_The task_
Search the records below for the line containing "A Foucault pendulum". Write out that line and every line after it exactly as written.

Saved entries
--- START ---
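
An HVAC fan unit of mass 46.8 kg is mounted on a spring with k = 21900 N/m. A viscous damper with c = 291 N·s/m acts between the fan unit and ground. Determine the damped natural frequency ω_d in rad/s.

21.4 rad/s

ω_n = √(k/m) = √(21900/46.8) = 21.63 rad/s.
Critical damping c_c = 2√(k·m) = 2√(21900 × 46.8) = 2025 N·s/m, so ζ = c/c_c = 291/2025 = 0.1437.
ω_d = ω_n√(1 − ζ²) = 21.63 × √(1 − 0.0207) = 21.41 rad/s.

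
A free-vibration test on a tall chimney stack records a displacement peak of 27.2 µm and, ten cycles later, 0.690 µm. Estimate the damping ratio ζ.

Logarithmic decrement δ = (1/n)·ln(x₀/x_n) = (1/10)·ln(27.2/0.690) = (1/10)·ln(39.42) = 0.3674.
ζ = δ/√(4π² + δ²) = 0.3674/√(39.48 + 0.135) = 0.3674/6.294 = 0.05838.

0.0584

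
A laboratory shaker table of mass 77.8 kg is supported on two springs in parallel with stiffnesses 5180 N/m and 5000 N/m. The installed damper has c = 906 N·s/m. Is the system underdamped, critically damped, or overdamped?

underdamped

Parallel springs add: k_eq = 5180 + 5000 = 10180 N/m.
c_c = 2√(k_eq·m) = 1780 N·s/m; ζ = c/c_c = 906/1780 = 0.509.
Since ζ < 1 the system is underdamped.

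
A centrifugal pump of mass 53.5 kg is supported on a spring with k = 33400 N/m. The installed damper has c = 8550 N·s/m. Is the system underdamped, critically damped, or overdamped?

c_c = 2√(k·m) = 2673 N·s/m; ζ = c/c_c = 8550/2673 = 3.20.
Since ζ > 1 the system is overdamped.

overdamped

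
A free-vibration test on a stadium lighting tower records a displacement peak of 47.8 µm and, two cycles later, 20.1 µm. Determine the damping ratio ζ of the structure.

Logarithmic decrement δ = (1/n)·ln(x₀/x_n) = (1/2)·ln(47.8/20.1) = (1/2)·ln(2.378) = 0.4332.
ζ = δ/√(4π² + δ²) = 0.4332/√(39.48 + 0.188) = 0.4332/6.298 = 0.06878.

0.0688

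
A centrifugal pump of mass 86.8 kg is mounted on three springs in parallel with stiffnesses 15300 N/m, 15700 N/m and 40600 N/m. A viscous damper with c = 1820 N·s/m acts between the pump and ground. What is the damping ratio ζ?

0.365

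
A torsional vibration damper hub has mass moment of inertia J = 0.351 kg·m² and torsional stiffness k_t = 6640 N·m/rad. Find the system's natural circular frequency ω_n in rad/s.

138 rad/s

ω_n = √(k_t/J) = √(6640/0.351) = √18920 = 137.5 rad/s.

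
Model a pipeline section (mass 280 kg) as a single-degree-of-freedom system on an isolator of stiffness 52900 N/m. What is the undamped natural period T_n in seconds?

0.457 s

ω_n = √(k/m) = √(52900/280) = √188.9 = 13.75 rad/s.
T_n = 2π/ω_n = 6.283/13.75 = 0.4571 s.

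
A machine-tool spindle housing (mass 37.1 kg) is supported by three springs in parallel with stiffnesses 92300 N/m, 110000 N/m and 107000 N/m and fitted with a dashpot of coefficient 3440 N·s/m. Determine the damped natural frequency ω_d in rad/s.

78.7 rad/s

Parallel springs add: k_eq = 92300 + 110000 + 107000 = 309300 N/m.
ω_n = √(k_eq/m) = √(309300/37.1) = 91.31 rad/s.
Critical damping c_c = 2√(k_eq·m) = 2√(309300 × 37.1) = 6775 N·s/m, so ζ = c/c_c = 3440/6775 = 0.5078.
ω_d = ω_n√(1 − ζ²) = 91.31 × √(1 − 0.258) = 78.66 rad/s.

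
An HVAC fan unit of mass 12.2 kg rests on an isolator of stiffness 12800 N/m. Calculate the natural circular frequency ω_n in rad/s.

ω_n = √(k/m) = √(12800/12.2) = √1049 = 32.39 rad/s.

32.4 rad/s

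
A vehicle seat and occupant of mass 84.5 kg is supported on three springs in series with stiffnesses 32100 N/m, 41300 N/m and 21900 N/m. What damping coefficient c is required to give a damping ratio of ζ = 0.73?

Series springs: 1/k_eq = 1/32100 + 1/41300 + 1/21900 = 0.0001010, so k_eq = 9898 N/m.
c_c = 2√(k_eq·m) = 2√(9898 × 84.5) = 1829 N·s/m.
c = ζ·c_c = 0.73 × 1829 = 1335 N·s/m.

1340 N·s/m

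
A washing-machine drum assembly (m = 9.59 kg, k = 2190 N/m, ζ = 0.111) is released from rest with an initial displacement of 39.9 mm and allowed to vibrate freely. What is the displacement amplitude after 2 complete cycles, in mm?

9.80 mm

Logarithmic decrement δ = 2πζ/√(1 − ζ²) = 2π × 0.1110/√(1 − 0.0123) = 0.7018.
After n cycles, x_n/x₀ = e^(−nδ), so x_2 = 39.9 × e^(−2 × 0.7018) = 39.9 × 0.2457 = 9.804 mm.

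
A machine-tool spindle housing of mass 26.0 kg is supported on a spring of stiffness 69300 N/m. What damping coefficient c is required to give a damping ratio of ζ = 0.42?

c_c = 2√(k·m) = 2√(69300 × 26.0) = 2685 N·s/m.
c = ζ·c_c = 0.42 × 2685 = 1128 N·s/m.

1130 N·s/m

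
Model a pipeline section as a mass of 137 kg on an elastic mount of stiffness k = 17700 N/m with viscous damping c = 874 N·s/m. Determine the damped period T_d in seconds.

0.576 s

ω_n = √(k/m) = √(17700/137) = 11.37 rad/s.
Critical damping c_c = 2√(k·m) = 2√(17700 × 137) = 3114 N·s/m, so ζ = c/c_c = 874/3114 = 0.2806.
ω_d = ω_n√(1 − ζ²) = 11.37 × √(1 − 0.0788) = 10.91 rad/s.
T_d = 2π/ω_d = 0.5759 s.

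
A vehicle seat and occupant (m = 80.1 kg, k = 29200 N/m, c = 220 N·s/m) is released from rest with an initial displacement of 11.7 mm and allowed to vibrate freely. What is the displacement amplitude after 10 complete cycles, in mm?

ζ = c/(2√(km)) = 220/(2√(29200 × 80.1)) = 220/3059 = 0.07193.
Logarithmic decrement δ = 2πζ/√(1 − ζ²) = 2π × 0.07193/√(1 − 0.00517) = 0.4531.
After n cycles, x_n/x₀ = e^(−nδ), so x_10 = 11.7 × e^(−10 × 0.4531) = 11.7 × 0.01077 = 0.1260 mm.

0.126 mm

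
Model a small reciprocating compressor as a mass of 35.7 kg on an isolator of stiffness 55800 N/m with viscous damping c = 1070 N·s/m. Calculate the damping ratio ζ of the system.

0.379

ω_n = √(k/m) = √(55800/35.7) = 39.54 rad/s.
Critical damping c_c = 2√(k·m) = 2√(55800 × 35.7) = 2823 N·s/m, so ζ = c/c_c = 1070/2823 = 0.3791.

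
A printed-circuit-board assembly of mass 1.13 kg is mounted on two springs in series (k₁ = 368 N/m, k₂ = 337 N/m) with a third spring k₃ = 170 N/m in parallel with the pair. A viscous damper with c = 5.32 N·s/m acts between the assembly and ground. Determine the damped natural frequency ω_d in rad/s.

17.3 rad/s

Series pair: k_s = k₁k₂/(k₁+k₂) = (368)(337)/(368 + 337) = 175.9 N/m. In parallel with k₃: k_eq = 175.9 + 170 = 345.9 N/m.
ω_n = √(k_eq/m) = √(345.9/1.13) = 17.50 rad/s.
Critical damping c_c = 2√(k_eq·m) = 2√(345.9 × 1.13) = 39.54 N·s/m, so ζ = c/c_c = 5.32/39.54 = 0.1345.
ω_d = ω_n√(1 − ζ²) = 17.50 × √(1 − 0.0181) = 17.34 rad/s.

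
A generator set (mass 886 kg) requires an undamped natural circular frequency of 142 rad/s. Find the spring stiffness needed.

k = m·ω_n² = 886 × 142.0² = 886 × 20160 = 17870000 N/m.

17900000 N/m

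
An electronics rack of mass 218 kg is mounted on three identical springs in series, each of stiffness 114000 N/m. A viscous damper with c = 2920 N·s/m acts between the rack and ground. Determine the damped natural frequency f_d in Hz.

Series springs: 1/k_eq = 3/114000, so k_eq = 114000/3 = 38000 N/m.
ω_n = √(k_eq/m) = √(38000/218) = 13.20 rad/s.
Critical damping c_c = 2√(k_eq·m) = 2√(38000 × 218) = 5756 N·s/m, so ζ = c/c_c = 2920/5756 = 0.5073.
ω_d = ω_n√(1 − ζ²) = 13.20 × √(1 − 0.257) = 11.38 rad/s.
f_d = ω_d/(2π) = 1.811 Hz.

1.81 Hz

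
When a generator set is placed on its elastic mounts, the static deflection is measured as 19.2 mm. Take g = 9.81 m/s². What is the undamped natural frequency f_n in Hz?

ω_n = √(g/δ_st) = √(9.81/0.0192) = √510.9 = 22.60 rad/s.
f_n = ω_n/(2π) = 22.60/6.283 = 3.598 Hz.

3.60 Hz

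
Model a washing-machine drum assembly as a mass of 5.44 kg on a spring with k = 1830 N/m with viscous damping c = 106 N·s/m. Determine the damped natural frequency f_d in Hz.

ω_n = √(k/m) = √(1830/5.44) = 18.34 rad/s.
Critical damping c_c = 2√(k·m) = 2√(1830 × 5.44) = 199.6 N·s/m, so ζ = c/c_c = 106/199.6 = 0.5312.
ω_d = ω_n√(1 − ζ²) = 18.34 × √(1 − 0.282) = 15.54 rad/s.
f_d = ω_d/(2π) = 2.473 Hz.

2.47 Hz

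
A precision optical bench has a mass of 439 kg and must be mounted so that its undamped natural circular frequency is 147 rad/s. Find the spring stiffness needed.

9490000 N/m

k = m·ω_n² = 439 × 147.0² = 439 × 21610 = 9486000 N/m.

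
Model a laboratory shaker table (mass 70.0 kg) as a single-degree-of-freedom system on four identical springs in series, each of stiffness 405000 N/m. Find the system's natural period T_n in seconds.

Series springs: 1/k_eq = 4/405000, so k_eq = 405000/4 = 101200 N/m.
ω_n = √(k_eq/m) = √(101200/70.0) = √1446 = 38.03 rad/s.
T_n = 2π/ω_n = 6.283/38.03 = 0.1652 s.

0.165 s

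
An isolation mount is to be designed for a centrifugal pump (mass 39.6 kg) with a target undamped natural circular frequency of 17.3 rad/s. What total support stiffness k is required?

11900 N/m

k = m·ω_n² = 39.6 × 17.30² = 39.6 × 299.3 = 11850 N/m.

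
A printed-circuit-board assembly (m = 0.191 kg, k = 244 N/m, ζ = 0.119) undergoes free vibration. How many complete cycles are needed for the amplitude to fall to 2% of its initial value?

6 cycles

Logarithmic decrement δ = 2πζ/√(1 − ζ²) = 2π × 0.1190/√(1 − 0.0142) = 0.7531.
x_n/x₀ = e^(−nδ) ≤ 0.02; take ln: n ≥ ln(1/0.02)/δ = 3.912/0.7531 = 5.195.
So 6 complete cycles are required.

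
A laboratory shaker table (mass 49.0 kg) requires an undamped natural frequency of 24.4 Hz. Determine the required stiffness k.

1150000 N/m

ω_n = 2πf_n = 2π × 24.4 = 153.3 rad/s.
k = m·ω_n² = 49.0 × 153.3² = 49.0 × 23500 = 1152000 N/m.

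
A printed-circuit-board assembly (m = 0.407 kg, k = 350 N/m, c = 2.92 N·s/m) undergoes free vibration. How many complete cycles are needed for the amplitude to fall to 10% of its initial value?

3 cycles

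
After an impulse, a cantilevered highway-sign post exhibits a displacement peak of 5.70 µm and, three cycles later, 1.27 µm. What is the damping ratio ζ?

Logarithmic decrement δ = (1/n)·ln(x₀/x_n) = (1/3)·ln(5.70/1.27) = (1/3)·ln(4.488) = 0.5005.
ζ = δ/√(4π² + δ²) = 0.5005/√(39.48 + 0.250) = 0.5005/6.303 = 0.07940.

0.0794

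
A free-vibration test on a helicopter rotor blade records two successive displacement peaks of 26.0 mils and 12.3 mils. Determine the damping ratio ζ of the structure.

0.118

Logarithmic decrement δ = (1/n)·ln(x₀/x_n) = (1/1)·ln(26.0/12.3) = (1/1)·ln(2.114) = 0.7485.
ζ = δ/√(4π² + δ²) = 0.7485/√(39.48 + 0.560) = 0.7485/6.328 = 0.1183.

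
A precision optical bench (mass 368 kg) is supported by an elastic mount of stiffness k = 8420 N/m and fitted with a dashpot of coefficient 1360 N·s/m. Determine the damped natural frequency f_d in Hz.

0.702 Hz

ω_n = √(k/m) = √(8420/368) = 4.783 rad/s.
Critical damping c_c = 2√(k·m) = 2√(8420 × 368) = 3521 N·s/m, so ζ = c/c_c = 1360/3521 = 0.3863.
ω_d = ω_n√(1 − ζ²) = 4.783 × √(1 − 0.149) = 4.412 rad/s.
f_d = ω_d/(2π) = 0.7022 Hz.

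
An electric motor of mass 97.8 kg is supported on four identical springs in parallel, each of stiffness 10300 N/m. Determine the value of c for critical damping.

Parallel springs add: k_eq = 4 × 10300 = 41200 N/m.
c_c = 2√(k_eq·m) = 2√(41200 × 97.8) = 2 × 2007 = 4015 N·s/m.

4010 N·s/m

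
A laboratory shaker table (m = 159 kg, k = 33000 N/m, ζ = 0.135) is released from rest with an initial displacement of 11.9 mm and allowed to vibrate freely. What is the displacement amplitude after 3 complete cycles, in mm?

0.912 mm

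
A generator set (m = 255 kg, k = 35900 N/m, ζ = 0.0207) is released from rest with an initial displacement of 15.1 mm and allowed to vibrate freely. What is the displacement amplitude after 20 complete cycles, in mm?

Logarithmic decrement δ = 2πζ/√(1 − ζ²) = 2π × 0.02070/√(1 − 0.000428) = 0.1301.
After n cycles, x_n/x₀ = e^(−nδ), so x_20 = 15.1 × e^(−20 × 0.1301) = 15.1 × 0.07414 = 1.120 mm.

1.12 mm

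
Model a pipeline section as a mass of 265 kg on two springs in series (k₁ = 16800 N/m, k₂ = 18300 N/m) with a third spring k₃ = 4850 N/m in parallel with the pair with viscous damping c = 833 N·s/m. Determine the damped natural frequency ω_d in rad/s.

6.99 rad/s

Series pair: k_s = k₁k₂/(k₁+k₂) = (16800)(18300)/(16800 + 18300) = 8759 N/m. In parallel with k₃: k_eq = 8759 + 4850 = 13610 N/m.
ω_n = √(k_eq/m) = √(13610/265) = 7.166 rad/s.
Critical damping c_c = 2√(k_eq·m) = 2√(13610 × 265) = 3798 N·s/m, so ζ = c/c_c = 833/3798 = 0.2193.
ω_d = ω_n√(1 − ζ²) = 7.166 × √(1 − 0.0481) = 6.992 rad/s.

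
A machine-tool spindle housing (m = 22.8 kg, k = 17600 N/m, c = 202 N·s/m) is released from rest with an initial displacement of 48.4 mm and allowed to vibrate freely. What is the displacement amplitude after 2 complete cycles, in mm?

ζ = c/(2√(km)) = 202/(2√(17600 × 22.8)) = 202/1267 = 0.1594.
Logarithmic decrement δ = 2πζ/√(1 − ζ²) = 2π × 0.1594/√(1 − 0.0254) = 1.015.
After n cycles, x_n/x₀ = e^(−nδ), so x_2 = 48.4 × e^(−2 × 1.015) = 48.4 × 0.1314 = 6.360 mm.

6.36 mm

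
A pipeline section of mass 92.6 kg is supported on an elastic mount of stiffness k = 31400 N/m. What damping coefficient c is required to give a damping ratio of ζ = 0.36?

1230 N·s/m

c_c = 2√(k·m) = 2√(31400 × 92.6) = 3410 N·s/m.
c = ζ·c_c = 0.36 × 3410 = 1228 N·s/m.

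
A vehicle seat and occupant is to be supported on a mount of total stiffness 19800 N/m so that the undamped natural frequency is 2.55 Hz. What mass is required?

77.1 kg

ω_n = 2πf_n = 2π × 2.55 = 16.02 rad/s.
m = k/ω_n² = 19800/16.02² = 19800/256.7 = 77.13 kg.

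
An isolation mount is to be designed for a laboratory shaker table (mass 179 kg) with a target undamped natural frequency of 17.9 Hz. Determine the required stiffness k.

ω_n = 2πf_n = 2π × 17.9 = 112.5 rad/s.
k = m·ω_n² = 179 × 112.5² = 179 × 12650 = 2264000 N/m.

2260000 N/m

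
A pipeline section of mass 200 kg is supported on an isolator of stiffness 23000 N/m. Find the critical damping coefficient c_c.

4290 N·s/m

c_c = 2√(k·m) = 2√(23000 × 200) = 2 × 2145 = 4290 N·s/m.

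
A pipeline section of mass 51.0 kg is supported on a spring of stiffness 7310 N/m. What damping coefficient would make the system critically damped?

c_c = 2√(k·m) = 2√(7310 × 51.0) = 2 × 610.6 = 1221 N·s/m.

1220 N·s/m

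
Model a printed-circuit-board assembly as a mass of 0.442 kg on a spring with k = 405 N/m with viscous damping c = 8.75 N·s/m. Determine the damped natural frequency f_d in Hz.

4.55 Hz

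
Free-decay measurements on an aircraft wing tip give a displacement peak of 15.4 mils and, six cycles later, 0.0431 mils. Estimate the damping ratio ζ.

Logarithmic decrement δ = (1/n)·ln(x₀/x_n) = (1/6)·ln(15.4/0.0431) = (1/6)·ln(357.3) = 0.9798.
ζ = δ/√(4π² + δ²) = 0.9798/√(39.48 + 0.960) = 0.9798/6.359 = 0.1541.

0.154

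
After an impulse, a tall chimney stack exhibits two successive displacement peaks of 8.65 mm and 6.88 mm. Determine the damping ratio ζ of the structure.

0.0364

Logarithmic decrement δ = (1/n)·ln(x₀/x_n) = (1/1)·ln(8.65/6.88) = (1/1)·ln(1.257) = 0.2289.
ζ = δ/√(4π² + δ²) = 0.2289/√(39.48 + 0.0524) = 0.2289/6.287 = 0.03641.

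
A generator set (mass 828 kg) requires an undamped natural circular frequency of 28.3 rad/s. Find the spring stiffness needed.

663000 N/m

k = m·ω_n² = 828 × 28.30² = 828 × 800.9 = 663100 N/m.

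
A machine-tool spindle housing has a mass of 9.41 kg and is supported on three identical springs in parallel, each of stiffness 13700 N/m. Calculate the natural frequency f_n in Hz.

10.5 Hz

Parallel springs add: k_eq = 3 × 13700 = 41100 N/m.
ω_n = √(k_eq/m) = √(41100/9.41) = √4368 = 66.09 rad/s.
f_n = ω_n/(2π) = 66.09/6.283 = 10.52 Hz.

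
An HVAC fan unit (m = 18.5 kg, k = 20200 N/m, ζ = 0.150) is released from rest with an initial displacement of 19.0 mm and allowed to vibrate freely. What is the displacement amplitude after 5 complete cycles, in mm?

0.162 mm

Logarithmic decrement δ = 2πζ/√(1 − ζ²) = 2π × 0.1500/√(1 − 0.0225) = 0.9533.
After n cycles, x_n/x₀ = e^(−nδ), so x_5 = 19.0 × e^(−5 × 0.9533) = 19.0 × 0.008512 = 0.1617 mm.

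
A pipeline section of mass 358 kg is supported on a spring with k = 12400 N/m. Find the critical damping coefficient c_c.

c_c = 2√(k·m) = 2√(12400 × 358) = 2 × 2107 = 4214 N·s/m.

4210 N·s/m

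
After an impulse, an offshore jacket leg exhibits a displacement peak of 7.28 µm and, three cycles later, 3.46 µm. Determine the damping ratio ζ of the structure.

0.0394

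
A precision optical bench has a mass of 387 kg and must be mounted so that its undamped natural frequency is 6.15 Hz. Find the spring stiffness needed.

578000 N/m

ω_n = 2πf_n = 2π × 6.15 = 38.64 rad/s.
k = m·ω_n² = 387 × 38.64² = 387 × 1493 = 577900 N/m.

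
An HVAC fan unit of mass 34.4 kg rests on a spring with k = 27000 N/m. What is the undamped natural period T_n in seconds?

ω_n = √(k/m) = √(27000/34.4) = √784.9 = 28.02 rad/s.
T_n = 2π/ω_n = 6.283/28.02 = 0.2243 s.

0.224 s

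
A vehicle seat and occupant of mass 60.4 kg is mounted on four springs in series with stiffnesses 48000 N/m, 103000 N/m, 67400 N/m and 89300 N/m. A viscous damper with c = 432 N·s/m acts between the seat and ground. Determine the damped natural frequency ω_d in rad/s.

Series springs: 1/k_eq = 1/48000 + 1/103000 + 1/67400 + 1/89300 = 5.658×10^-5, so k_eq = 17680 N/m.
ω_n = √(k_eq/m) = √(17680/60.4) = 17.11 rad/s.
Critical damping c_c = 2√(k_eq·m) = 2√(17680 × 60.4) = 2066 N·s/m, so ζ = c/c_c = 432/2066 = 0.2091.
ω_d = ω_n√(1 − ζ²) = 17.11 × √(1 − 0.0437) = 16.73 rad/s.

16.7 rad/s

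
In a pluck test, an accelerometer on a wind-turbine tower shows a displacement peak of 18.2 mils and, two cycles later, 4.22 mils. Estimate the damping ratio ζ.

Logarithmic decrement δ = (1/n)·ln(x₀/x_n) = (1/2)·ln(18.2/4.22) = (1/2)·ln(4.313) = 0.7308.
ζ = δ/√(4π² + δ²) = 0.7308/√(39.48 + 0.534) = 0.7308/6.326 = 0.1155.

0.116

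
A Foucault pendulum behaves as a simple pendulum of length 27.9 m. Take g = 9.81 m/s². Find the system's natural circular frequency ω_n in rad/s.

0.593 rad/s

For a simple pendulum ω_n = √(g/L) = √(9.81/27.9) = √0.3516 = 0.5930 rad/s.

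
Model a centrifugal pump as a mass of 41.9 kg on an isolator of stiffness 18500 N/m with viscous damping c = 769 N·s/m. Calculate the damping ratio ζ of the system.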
--- END ---
_Task solution_
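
A Foucault pendulum behaves as a simple pendulum of length 27.9 m. Take g = 9.81 m/s². Find the system's natural circular frequency ω_n in rad/s.

0.593 rad/s

For a simple pendulum ω_n = √(g/L) = √(9.81/27.9) = √0.3516 = 0.5930 rad/s.

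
Model a centrifugal pump as a mass of 41.9 kg on an isolator of stiffness 18500 N/m with viscous damping c = 769 N·s/m. Calculate the damping ratio ζ of the system.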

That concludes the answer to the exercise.